_What to work on_. Write the data out verbatim.

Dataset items
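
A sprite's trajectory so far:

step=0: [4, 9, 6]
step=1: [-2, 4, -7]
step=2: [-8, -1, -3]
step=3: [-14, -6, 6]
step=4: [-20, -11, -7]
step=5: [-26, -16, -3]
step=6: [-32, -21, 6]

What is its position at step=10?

First: linear, -6 per step → -56 at step 10.
Second: linear, -5 per step → -41 at step 10.
Third: cycles through 6, -7, -3 every 3 steps. Step 10 lands at position 1 of the cycle → -7.

[-56, -41, -7]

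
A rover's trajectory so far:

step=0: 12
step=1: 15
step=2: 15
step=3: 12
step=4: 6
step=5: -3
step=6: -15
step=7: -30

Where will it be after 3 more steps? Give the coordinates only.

First differences are +3, +0, -3, -6, -9, -12, -15; their common second difference is -3 (constant acceleration).
step 8: -30 − 18 → -48
step 9: -48 − 21 → -69
step 10: -69 − 24 → -93

-93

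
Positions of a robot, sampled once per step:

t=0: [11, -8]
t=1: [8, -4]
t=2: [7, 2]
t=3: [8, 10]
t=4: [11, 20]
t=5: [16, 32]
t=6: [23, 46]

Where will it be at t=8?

Successive displacements: [-3, +4], [-1, +6], [+1, +8], [+3, +10], [+5, +12], [+7, +14] — each changes by [+2, +2].
step 7: [23, 46] + [+9, +16] → [32, 62]
step 8: [32, 62] + [+11, +18] → [43, 80]

[43, 80]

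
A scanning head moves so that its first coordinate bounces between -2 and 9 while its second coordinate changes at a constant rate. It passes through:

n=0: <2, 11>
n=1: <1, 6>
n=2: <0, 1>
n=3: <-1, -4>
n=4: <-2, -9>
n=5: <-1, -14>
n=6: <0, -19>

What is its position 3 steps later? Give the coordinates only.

<3, -34>

The first coordinate reflects between -2 and 9, moving 1 per step.
  step 7: 0 → 1
  step 8: 1 → 2
  step 9: 2 → 3
The second coordinate changes by -5 each step: at step 9 it is -34.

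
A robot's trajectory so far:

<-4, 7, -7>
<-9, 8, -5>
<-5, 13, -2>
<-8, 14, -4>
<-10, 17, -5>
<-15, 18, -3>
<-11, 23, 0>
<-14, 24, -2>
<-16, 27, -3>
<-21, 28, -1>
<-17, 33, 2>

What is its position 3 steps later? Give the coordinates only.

<-27, 38, 1>

The moves between consecutive positions are <-5, +1, +2>, <+4, +5, +3>, <-3, +1, -2>, <-2, +3, -1>, <-5, +1, +2>, <+4, +5, +3>, <-3, +1, -2>, <-2, +3, -1>, <-5, +1, +2>, <+4, +5, +3>; they repeat the 4-cycle [<-5, +1, +2>, <+4, +5, +3>, <-3, +1, -2>, <-2, +3, -1>].
step 11: apply <-3, +1, -2> → <-20, 34, 0>
step 12: apply <-2, +3, -1> → <-22, 37, -1>
step 13: apply <-5, +1, +2> → <-27, 38, 1>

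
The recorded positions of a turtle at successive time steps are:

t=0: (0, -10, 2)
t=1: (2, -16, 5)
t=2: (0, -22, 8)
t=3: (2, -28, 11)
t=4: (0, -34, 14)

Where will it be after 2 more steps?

(0, -46, 20)

The first coordinate repeats the cycle [0, 2] with period 2; step 6 mod 2 = 0, giving 0.
The second coordinate changes by -6 each step, so at step 6 it is -10 + 6·(-6) = -46.
The third coordinate changes by +3 each step, so at step 6 it is 2 + 6·(3) = 20.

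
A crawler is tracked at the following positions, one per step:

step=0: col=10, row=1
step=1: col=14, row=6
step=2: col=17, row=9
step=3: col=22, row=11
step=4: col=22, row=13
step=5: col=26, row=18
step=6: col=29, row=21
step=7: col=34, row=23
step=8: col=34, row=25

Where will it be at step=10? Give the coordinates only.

Step-to-step displacements: (+4, +5), (+3, +3), (+5, +2), (+0, +2), (+4, +5), (+3, +3), (+5, +2), (+0, +2) — a repeating cycle of length 4.
step 9: apply (+4, +5) → col=38, row=30
step 10: apply (+3, +3) → col=41, row=33

col=41, row=33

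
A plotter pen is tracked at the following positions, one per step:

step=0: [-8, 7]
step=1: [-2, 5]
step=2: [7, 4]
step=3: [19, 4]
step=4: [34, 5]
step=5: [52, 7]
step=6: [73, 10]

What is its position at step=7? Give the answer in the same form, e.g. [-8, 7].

[97, 14]

First differences are [+6, -2], [+9, -1], [+12, +0], [+15, +1], [+18, +2], [+21, +3]; their common second difference is [+3, +1] (constant acceleration).
step 7: [73, 10] + [+24, +4] → [97, 14]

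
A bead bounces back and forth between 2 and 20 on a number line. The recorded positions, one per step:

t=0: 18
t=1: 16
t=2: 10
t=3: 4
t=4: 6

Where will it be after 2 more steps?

The value travels 6 per step and bounces off the walls at 2 and 20.
  step 5: 6 → 12
  step 6: 12 → 18

18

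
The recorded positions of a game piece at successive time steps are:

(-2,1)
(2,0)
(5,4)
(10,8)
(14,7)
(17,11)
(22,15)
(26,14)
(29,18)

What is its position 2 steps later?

(38,21)

Step-to-step displacements: (+4,-1), (+3,+4), (+5,+4), (+4,-1), (+3,+4), (+5,+4), (+4,-1), (+3,+4) — a repeating cycle of length 3.
step 9: apply (+5,+4) → (34,22)
step 10: apply (+4,-1) → (38,21)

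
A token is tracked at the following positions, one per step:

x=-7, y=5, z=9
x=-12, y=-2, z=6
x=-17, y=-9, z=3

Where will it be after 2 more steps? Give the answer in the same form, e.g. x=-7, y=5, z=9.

x=-27, y=-23, z=-3

The position changes by (-5, -7, -3) every step.
step 3: x=-17, y=-9, z=3 + (-5, -7, -3) → x=-22, y=-16, z=0
step 4: x=-22, y=-16, z=0 + (-5, -7, -3) → x=-27, y=-23, z=-3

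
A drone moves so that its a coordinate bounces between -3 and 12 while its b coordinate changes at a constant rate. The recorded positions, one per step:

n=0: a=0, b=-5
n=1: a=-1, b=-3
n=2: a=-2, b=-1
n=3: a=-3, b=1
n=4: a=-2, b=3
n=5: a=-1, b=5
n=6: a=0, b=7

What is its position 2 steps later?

The a coordinate travels 1 per step and bounces off the walls at -3 and 12.
  step 7: 0 → 1
  step 8: 1 → 2
The b coordinate changes by +2 each step: at step 8 it is 11.

a=2, b=11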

_Output_.
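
A sprite's trajectory so far:

step=0: [4, 9, 6]
step=1: [-2, 4, -7]
step=2: [-8, -1, -3]
step=3: [-14, -6, 6]
step=4: [-20, -11, -7]
step=5: [-26, -16, -3]
step=6: [-32, -21, 6]

What is its position at step=10?

First: linear, -6 per step → -56 at step 10.
Second: linear, -5 per step → -41 at step 10.
Third: cycles through 6, -7, -3 every 3 steps. Step 10 lands at position 1 of the cycle → -7.

[-56, -41, -7]

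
A rover's trajectory so far:

step=0: 12
step=1: 15
step=2: 15
step=3: 12
step=4: 6
step=5: -3
step=6: -15
step=7: -30

Where will it be after 3 more steps? Give the coordinates only.

First differences are +3, +0, -3, -6, -9, -12, -15; their common second difference is -3 (constant acceleration).
step 8: -30 − 18 → -48
step 9: -48 − 21 → -69
step 10: -69 − 24 → -93

-93

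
Positions of a robot, sampled once per step:

t=0: [11, -8]
t=1: [8, -4]
t=2: [7, 2]
t=3: [8, 10]
t=4: [11, 20]
t=5: [16, 32]
t=6: [23, 46]

Where will it be at t=8?

Successive displacements: [-3, +4], [-1, +6], [+1, +8], [+3, +10], [+5, +12], [+7, +14] — each changes by [+2, +2].
step 7: [23, 46] + [+9, +16] → [32, 62]
step 8: [32, 62] + [+11, +18] → [43, 80]

[43, 80]

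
A scanning head moves so that its first coordinate bounces between -2 and 9 while its second coordinate changes at a constant rate. It passes through:

n=0: <2, 11>
n=1: <1, 6>
n=2: <0, 1>
n=3: <-1, -4>
n=4: <-2, -9>
n=5: <-1, -14>
n=6: <0, -19>

What is its position 3 steps later? Give the coordinates only.

<3, -34>

The first coordinate reflects between -2 and 9, moving 1 per step.
  step 7: 0 → 1
  step 8: 1 → 2
  step 9: 2 → 3
The second coordinate changes by -5 each step: at step 9 it is -34.

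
A robot's trajectory so far:

<-4, 7, -7>
<-9, 8, -5>
<-5, 13, -2>
<-8, 14, -4>
<-10, 17, -5>
<-15, 18, -3>
<-11, 23, 0>
<-14, 24, -2>
<-16, 27, -3>
<-21, 28, -1>
<-17, 33, 2>

What is its position 3 steps later? Give the coordinates only.

<-27, 38, 1>

The moves between consecutive positions are <-5, +1, +2>, <+4, +5, +3>, <-3, +1, -2>, <-2, +3, -1>, <-5, +1, +2>, <+4, +5, +3>, <-3, +1, -2>, <-2, +3, -1>, <-5, +1, +2>, <+4, +5, +3>; they repeat the 4-cycle [<-5, +1, +2>, <+4, +5, +3>, <-3, +1, -2>, <-2, +3, -1>].
step 11: apply <-3, +1, -2> → <-20, 34, 0>
step 12: apply <-2, +3, -1> → <-22, 37, -1>
step 13: apply <-5, +1, +2> → <-27, 38, 1>

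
The recorded positions of a turtle at successive time steps are:

t=0: (0, -10, 2)
t=1: (2, -16, 5)
t=2: (0, -22, 8)
t=3: (2, -28, 11)
t=4: (0, -34, 14)

Where will it be after 2 more steps?

(0, -46, 20)

The first coordinate repeats the cycle [0, 2] with period 2; step 6 mod 2 = 0, giving 0.
The second coordinate changes by -6 each step, so at step 6 it is -10 + 6·(-6) = -46.
The third coordinate changes by +3 each step, so at step 6 it is 2 + 6·(3) = 20.

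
A crawler is tracked at the following positions, one per step:

step=0: col=10, row=1
step=1: col=14, row=6
step=2: col=17, row=9
step=3: col=22, row=11
step=4: col=22, row=13
step=5: col=26, row=18
step=6: col=29, row=21
step=7: col=34, row=23
step=8: col=34, row=25

Where will it be at step=10? Give the coordinates only.

Step-to-step displacements: (+4, +5), (+3, +3), (+5, +2), (+0, +2), (+4, +5), (+3, +3), (+5, +2), (+0, +2) — a repeating cycle of length 4.
step 9: apply (+4, +5) → col=38, row=30
step 10: apply (+3, +3) → col=41, row=33

col=41, row=33

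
A plotter pen is tracked at the following positions, one per step:

step=0: [-8, 7]
step=1: [-2, 5]
step=2: [7, 4]
step=3: [19, 4]
step=4: [34, 5]
step=5: [52, 7]
step=6: [73, 10]

What is its position at step=7? Give the answer in the same form, e.g. [-8, 7].

[97, 14]

First differences are [+6, -2], [+9, -1], [+12, +0], [+15, +1], [+18, +2], [+21, +3]; their common second difference is [+3, +1] (constant acceleration).
step 7: [73, 10] + [+24, +4] → [97, 14]

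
A bead bounces back and forth between 2 and 20 on a number line. The recorded positions, one per step:

t=0: 18
t=1: 16
t=2: 10
t=3: 4
t=4: 6

Where will it be after 2 more steps?

The value travels 6 per step and bounces off the walls at 2 and 20.
  step 5: 6 → 12
  step 6: 12 → 18

18

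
The recorded positions of a game piece at successive time steps are:

(-2,1)
(2,0)
(5,4)
(10,8)
(14,7)
(17,11)
(22,15)
(26,14)
(29,18)

What is its position 2 steps later?

(38,21)

Step-to-step displacements: (+4,-1), (+3,+4), (+5,+4), (+4,-1), (+3,+4), (+5,+4), (+4,-1), (+3,+4) — a repeating cycle of length 3.
step 9: apply (+5,+4) → (34,22)
step 10: apply (+4,-1) → (38,21)

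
A token is tracked at the following positions, one per step:

x=-7, y=5, z=9
x=-12, y=-2, z=6
x=-17, y=-9, z=3

Where will it be after 2 more steps? Give the answer in the same form, e.g. x=-7, y=5, z=9.

x=-27, y=-23, z=-3

The position changes by (-5, -7, -3) every step.
step 3: x=-17, y=-9, z=3 + (-5, -7, -3) → x=-22, y=-16, z=0
step 4: x=-22, y=-16, z=0 + (-5, -7, -3) → x=-27, y=-23, z=-3

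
A drone moves so that its a coordinate bounces between -3 and 12 while its b coordinate changes at a constant rate. The recorded positions, one per step:

n=0: a=0, b=-5
n=1: a=-1, b=-3
n=2: a=-2, b=-1
n=3: a=-3, b=1
n=4: a=-2, b=3
n=5: a=-1, b=5
n=6: a=0, b=7

What is its position 2 steps later?

The a coordinate travels 1 per step and bounces off the walls at -3 and 12.
  step 7: 0 → 1
  step 8: 1 → 2
The b coordinate changes by +2 each step: at step 8 it is 11.

a=2, b=11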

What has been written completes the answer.